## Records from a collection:
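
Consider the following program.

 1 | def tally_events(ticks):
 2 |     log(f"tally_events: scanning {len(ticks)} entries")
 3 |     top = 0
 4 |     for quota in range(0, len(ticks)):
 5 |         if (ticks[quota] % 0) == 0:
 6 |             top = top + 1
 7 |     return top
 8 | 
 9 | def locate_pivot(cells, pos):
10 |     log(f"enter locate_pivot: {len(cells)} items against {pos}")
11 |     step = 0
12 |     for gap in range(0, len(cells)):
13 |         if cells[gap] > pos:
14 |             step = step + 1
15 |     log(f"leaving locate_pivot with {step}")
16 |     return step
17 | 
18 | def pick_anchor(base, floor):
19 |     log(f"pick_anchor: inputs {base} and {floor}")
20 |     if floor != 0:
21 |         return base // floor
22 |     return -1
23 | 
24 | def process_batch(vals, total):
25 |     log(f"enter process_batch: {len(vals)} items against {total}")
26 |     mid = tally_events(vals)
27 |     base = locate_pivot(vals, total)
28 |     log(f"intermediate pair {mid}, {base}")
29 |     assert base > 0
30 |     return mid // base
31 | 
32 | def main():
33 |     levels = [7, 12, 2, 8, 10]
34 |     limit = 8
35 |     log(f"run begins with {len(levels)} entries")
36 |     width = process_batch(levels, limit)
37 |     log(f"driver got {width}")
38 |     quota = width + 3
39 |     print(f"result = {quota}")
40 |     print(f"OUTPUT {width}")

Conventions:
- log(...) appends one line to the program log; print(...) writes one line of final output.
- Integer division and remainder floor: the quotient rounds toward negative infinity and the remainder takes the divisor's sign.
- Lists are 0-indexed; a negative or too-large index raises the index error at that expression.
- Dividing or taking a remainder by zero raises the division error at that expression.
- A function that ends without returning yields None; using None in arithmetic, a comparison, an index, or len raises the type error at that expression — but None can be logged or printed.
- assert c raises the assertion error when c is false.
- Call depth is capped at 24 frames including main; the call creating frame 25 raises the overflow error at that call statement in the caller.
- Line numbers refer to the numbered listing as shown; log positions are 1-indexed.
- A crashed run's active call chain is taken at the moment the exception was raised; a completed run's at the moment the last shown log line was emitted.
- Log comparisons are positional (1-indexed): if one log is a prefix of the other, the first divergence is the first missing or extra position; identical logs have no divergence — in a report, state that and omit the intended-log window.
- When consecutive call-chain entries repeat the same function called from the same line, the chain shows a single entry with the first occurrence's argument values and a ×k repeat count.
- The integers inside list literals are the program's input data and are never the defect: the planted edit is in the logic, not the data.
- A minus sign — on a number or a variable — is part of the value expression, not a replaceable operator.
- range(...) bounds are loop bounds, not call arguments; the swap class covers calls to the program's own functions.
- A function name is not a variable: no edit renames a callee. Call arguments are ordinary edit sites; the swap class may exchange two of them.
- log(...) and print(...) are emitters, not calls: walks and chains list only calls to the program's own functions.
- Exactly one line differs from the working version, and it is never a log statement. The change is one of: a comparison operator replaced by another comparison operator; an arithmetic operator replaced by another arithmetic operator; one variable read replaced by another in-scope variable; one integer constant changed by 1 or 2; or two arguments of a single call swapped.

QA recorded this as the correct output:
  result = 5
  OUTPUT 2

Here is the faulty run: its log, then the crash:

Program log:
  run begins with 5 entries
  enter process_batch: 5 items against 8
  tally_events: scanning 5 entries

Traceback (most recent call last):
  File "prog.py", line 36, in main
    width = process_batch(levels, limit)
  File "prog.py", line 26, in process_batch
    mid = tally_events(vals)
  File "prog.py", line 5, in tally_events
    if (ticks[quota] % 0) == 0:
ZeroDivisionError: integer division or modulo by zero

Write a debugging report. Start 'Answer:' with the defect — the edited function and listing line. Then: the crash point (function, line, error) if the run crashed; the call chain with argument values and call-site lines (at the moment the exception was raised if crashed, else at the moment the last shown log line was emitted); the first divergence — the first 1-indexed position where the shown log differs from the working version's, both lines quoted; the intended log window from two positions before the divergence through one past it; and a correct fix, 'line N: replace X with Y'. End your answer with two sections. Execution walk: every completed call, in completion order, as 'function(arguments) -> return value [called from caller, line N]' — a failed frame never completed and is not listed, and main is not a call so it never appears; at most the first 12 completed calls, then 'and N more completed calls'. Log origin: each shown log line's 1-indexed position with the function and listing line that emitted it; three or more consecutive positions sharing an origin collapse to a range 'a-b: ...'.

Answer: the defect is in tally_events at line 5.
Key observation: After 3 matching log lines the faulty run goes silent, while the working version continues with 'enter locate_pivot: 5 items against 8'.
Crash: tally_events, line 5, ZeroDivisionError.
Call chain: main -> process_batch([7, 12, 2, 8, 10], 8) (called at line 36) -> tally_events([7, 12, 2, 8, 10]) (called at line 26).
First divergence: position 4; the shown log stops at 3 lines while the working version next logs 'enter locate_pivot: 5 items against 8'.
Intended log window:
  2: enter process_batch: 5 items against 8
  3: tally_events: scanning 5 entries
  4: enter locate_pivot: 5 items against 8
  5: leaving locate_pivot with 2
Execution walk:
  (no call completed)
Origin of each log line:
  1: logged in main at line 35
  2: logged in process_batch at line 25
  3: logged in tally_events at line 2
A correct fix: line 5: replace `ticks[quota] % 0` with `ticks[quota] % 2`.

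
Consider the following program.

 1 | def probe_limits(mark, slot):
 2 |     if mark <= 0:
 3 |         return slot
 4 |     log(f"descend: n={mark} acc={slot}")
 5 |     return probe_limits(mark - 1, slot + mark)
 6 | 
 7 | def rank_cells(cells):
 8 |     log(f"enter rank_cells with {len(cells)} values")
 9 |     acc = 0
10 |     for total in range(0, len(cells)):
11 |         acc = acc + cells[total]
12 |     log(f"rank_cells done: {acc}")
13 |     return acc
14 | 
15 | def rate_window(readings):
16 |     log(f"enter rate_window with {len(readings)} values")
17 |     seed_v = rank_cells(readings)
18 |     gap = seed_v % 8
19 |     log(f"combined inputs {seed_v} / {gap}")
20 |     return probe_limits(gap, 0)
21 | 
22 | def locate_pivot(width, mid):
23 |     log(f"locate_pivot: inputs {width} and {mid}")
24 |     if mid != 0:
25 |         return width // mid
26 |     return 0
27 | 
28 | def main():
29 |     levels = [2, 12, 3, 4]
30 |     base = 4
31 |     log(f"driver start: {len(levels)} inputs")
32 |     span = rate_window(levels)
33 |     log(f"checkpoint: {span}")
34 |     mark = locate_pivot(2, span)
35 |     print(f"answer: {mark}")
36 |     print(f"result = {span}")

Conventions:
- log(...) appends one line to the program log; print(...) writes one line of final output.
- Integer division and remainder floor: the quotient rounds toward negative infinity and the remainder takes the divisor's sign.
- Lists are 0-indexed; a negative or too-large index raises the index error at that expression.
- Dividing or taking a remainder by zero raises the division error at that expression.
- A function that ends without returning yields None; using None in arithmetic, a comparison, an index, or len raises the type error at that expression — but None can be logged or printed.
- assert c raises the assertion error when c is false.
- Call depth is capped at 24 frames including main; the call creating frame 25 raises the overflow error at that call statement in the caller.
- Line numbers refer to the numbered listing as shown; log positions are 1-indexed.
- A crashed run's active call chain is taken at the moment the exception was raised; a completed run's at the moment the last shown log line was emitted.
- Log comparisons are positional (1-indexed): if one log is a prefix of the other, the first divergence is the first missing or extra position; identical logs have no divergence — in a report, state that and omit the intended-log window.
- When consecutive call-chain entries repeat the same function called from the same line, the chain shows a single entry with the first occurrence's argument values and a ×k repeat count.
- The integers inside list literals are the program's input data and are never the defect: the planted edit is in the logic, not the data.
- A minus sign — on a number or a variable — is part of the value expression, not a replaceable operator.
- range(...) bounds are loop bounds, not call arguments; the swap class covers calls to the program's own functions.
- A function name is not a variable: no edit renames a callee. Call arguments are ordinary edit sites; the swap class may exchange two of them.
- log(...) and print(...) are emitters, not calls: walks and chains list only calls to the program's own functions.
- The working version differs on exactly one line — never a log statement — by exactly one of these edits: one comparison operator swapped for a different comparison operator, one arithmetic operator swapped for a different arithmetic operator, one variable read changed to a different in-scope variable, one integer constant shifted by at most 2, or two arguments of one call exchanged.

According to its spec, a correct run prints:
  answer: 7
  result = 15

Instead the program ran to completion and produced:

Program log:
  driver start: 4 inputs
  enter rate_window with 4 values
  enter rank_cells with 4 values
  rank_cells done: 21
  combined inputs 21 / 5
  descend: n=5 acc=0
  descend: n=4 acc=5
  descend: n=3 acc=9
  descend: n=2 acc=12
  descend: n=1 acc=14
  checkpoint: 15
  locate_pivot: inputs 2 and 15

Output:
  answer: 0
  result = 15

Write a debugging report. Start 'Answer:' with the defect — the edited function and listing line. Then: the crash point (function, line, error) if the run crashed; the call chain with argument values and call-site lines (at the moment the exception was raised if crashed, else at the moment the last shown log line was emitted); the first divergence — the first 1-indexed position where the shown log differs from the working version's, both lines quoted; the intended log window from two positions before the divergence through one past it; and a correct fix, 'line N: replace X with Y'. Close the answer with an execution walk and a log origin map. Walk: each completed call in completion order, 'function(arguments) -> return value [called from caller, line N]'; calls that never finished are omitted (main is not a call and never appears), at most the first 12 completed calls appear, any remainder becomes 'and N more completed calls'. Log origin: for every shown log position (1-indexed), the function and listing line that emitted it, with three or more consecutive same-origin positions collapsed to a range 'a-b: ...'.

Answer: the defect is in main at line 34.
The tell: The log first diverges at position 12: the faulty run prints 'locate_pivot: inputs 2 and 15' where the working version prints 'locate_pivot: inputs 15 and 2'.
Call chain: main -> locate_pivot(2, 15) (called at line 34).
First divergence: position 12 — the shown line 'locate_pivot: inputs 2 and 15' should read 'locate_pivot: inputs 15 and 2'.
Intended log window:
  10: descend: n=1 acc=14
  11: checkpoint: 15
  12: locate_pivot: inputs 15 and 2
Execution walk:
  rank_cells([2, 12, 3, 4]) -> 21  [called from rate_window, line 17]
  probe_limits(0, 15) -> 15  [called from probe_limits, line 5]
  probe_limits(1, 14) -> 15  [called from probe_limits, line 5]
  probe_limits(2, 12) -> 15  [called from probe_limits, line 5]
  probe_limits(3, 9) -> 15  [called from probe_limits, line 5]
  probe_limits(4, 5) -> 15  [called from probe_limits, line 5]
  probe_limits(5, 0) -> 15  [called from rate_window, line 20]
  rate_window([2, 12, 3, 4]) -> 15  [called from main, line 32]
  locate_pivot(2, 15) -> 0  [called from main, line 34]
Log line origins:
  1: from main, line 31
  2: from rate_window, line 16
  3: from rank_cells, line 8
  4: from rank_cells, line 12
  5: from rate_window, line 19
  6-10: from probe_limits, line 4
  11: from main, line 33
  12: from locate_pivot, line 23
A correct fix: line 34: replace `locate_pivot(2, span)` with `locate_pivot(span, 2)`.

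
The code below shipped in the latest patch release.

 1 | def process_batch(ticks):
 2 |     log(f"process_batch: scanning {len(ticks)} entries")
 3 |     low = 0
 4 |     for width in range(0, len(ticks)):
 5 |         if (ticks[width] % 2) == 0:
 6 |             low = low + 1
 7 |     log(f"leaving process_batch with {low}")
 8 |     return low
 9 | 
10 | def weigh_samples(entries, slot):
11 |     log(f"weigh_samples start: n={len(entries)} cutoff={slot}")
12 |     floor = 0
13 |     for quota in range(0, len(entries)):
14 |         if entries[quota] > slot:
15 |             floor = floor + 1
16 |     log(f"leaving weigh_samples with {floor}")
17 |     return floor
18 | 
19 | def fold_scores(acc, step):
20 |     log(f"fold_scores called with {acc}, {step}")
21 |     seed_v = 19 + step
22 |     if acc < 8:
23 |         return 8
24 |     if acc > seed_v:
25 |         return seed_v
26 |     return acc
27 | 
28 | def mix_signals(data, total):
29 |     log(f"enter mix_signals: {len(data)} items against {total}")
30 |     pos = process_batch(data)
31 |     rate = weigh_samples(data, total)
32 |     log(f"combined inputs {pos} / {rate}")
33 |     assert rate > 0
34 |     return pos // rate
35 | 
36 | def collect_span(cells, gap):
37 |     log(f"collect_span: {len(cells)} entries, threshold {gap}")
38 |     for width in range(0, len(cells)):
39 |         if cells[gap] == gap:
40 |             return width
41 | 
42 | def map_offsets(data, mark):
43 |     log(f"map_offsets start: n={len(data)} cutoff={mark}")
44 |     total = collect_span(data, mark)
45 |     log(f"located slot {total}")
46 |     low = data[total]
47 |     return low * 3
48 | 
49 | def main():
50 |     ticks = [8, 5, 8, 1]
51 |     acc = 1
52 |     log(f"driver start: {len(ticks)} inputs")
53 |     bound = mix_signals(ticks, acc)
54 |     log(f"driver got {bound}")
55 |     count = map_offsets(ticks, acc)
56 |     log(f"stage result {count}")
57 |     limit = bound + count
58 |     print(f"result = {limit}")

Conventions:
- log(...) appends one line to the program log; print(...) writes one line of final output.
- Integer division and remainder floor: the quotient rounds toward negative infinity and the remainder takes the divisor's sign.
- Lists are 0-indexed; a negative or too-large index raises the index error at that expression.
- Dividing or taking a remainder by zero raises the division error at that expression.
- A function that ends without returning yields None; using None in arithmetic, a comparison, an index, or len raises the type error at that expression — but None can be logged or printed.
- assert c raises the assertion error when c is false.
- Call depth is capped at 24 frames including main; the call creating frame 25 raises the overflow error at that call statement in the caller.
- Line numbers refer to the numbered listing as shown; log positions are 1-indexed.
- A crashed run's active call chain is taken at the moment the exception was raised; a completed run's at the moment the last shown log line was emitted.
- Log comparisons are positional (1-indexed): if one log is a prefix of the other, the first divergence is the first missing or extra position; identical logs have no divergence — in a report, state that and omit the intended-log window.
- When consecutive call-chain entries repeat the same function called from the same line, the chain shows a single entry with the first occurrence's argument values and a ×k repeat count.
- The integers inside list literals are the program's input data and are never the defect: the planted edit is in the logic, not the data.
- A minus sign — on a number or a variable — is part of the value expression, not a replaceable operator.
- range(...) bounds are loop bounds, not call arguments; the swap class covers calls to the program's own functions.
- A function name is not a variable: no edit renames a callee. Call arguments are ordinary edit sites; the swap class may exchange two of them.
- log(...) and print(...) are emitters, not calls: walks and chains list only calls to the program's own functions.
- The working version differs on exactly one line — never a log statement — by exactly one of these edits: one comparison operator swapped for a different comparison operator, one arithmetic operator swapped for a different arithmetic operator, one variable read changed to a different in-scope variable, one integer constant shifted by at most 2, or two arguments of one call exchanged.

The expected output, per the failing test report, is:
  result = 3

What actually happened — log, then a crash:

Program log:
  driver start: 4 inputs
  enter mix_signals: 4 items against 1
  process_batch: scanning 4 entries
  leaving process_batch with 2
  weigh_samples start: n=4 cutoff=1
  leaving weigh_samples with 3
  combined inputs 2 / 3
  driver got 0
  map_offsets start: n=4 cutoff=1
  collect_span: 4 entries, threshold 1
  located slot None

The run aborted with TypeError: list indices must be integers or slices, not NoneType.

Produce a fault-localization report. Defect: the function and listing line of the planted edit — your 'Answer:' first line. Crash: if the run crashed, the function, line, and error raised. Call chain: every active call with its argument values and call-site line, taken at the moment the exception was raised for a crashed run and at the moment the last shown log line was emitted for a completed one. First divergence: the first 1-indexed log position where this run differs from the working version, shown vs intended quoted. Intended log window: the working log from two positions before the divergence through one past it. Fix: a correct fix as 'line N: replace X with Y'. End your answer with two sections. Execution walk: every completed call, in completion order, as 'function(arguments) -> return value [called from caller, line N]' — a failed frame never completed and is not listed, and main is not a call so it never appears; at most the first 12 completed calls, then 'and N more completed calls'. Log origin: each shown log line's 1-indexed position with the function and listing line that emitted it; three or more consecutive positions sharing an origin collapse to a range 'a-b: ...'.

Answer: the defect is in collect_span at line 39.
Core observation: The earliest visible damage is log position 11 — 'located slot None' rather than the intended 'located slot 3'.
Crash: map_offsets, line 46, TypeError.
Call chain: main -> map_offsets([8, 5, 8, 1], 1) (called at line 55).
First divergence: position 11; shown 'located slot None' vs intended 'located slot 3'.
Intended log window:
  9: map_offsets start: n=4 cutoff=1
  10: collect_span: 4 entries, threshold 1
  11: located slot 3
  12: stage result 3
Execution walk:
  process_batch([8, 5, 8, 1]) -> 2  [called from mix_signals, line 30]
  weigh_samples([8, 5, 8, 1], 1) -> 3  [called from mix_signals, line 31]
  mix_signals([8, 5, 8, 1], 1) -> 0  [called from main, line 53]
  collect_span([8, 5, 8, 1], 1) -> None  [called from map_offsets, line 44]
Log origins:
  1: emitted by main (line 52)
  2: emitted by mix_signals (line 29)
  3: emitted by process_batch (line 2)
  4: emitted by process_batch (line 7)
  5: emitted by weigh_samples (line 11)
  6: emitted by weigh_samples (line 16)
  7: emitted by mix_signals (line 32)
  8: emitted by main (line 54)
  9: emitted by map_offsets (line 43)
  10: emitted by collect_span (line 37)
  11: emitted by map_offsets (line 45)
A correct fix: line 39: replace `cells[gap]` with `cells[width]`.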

## WHAT TO DO:
After locating the line with "Here is the" above, return that line and every later line through the one with "ZeroDivisionError: integer division", word for word and with nothing else.

## TASK ANSWER:
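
Here is the faulty run: its log, then the crash:

Program log:
  run begins with 5 entries
  enter process_batch: 5 items against 8
  tally_events: scanning 5 entries

Traceback (most recent call last):
  File "prog.py", line 36, in main
    width = process_batch(levels, limit)
  File "prog.py", line 26, in process_batch
    mid = tally_events(vals)
  File "prog.py", line 5, in tally_events
    if (ticks[quota] % 0) == 0:
ZeroDivisionError: integer division or modulo by zero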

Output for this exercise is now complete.